STORED DATA section start
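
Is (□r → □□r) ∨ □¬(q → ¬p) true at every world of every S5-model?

Tableau for the negation ¬((□r → □□r) ∨ □¬(q → ¬p)):
1. ¬((□r → □□r) ∨ □¬(q → ¬p)), 0
2. ¬(□r → □□r), 0   [¬∨-rule on 1]
3. ¬□¬(q → ¬p), 0   [¬∨-rule on 1]
4. □r, 0   [¬→-rule on 2]
5. ¬□□r, 0   [¬→-rule on 2]
6. r, 0   [□-rule on 4 via 0R0]
7. q → ¬p, 1   [¬□-rule on 3: fresh world 1, 0R1]
8. r, 1   [□-rule on 4 via 0R1]
9. ¬p, 1   [→-rule on 7 (branches; this branch)]
10. ¬□r, 2   [¬□-rule on 5: fresh world 2, 0R2]
11. r, 2   [□-rule on 4 via 0R2]
12. ¬r, 3   [¬□-rule on 10: fresh world 3, 2R3]
13. r, 3   [□-rule on 4 via 0R3]
Accessibility: 0R0, 0R1, 0R2, 0R3, 1R0, 1R1, 1R2, 1R3, 2R0, 2R1, 2R2, 2R3, 3R0, 3R1, 3R2, 3R3
Branch closes: r and ¬r both at 3.
Every branch of the negation's tableau closes; the branch above is one of them.

Yes, valid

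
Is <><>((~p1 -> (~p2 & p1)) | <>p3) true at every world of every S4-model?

Tableau for the negation ~<><>((~p1 -> (~p2 & p1)) | <>p3):
1. ~<><>((~p1 -> (~p2 & p1)) | <>p3), u
2. ~<>((~p1 -> (~p2 & p1)) | <>p3), u   [~<>-rule on 1 via uRu]
3. ~((~p1 -> (~p2 & p1)) | <>p3), u   [~<>-rule on 2 via uRu]
4. ~(~p1 -> (~p2 & p1)), u   [~|-rule on 3]
5. ~<>p3, u   [~|-rule on 3]
6. ~p1, u   [~->-rule on 4]
7. ~(~p2 & p1), u   [~->-rule on 4]
8. ~p3, u   [~<>-rule on 5 via uRu]
Accessibility: uRu
The negation has an open branch (countermodel exists).

Not valid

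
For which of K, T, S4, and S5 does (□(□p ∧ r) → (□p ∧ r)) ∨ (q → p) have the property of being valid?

K-tableau for the negation ¬((□(□p ∧ r) → (□p ∧ r)) ∨ (q → p)):
1. ¬((□(□p ∧ r) → (□p ∧ r)) ∨ (q → p)), 0
2. ¬(□(□p ∧ r) → (□p ∧ r)), 0
3. ¬(q → p), 0
4. □(□p ∧ r), 0
5. ¬(□p ∧ r), 0
6. q, 0
7. ¬p, 0
8. ¬r, 0
Complete open branch: countermodel on a K-frame, so not valid in K.
T-tableau for the negation ¬((□(□p ∧ r) → (□p ∧ r)) ∨ (q → p)):
1. ¬((□(□p ∧ r) → (□p ∧ r)) ∨ (q → p)), 0
2. ¬(□(□p ∧ r) → (□p ∧ r)), 0
3. ¬(q → p), 0
4. □(□p ∧ r), 0
5. ¬(□p ∧ r), 0
6. q, 0
7. ¬p, 0
8. □p ∧ r, 0
9. □p, 0
10. r, 0
11. p, 0
Accessibility: 0R0
Branch closes: p and ¬p both at 0.
Every branch closes (one shown): valid in T, hence also in S4, S5 (every theorem of T is a theorem of S4 and S5).

T, S4, S5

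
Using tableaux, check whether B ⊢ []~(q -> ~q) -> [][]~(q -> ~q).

Tableau for the negation ~([]~(q -> ~q) -> [][]~(q -> ~q)):
1. ~([]~(q -> ~q) -> [][]~(q -> ~q)), w0
2. []~(q -> ~q), w0
3. ~[][]~(q -> ~q), w0
4. ~(q -> ~q), w0
5. q, w0
6. ~[]~(q -> ~q), w1
7. ~(q -> ~q), w1
8. q, w1
9. q -> ~q, w2
10. ~q, w2
Accessibility: w0Rw0, w0Rw1, w1Rw0, w1Rw1, w1Rw2, w2Rw1, w2Rw2
The negation has an open branch (countermodel exists).

No, not valid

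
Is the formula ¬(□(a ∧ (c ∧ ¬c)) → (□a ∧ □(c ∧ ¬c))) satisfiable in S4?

1. ¬(□(a ∧ (c ∧ ¬c)) → (□a ∧ □(c ∧ ¬c))), u
2. □(a ∧ (c ∧ ¬c)), u
3. ¬(□a ∧ □(c ∧ ¬c)), u
4. a ∧ (c ∧ ¬c), u
5. a, u
6. c ∧ ¬c, u
7. c, u
8. ¬c, u
Accessibility: uRu
Branch closes: c and ¬c both at u.
(One branch shown.) All branches close.

Unsatisfiable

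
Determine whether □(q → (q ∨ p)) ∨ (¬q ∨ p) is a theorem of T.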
STORED DATA section end
### YOUR ASSIGNMENT
Extract the complete listing above, reproducing each line exactly.

### SOLUTION TO THIS PROBLEM
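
Is (□r → □□r) ∨ □¬(q → ¬p) true at every world of every S5-model?

Tableau for the negation ¬((□r → □□r) ∨ □¬(q → ¬p)):
1. ¬((□r → □□r) ∨ □¬(q → ¬p)), 0
2. ¬(□r → □□r), 0   [¬∨-rule on 1]
3. ¬□¬(q → ¬p), 0   [¬∨-rule on 1]
4. □r, 0   [¬→-rule on 2]
5. ¬□□r, 0   [¬→-rule on 2]
6. r, 0   [□-rule on 4 via 0R0]
7. q → ¬p, 1   [¬□-rule on 3: fresh world 1, 0R1]
8. r, 1   [□-rule on 4 via 0R1]
9. ¬p, 1   [→-rule on 7 (branches; this branch)]
10. ¬□r, 2   [¬□-rule on 5: fresh world 2, 0R2]
11. r, 2   [□-rule on 4 via 0R2]
12. ¬r, 3   [¬□-rule on 10: fresh world 3, 2R3]
13. r, 3   [□-rule on 4 via 0R3]
Accessibility: 0R0, 0R1, 0R2, 0R3, 1R0, 1R1, 1R2, 1R3, 2R0, 2R1, 2R2, 2R3, 3R0, 3R1, 3R2, 3R3
Branch closes: r and ¬r both at 3.
Every branch of the negation's tableau closes; the branch above is one of them.

Yes, valid

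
Is <><>((~p1 -> (~p2 & p1)) | <>p3) true at every world of every S4-model?

Tableau for the negation ~<><>((~p1 -> (~p2 & p1)) | <>p3):
1. ~<><>((~p1 -> (~p2 & p1)) | <>p3), u
2. ~<>((~p1 -> (~p2 & p1)) | <>p3), u   [~<>-rule on 1 via uRu]
3. ~((~p1 -> (~p2 & p1)) | <>p3), u   [~<>-rule on 2 via uRu]
4. ~(~p1 -> (~p2 & p1)), u   [~|-rule on 3]
5. ~<>p3, u   [~|-rule on 3]
6. ~p1, u   [~->-rule on 4]
7. ~(~p2 & p1), u   [~->-rule on 4]
8. ~p3, u   [~<>-rule on 5 via uRu]
Accessibility: uRu
The negation has an open branch (countermodel exists).

Not valid

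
For which of K, T, S4, and S5 does (□(□p ∧ r) → (□p ∧ r)) ∨ (q → p) have the property of being valid?

K-tableau for the negation ¬((□(□p ∧ r) → (□p ∧ r)) ∨ (q → p)):
1. ¬((□(□p ∧ r) → (□p ∧ r)) ∨ (q → p)), 0
2. ¬(□(□p ∧ r) → (□p ∧ r)), 0
3. ¬(q → p), 0
4. □(□p ∧ r), 0
5. ¬(□p ∧ r), 0
6. q, 0
7. ¬p, 0
8. ¬r, 0
Complete open branch: countermodel on a K-frame, so not valid in K.
T-tableau for the negation ¬((□(□p ∧ r) → (□p ∧ r)) ∨ (q → p)):
1. ¬((□(□p ∧ r) → (□p ∧ r)) ∨ (q → p)), 0
2. ¬(□(□p ∧ r) → (□p ∧ r)), 0
3. ¬(q → p), 0
4. □(□p ∧ r), 0
5. ¬(□p ∧ r), 0
6. q, 0
7. ¬p, 0
8. □p ∧ r, 0
9. □p, 0
10. r, 0
11. p, 0
Accessibility: 0R0
Branch closes: p and ¬p both at 0.
Every branch closes (one shown): valid in T, hence also in S4, S5 (every theorem of T is a theorem of S4 and S5).

T, S4, S5

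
Using tableaux, check whether B ⊢ []~(q -> ~q) -> [][]~(q -> ~q).

Tableau for the negation ~([]~(q -> ~q) -> [][]~(q -> ~q)):
1. ~([]~(q -> ~q) -> [][]~(q -> ~q)), w0
2. []~(q -> ~q), w0
3. ~[][]~(q -> ~q), w0
4. ~(q -> ~q), w0
5. q, w0
6. ~[]~(q -> ~q), w1
7. ~(q -> ~q), w1
8. q, w1
9. q -> ~q, w2
10. ~q, w2
Accessibility: w0Rw0, w0Rw1, w1Rw0, w1Rw1, w1Rw2, w2Rw1, w2Rw2
The negation has an open branch (countermodel exists).

No, not valid

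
Is the formula ¬(□(a ∧ (c ∧ ¬c)) → (□a ∧ □(c ∧ ¬c))) satisfiable in S4?

1. ¬(□(a ∧ (c ∧ ¬c)) → (□a ∧ □(c ∧ ¬c))), u
2. □(a ∧ (c ∧ ¬c)), u
3. ¬(□a ∧ □(c ∧ ¬c)), u
4. a ∧ (c ∧ ¬c), u
5. a, u
6. c ∧ ¬c, u
7. c, u
8. ¬c, u
Accessibility: uRu
Branch closes: c and ¬c both at u.
(One branch shown.) All branches close.

Unsatisfiable

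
Determine whether □(q → (q ∨ p)) ∨ (¬q ∨ p) is a theorem of T.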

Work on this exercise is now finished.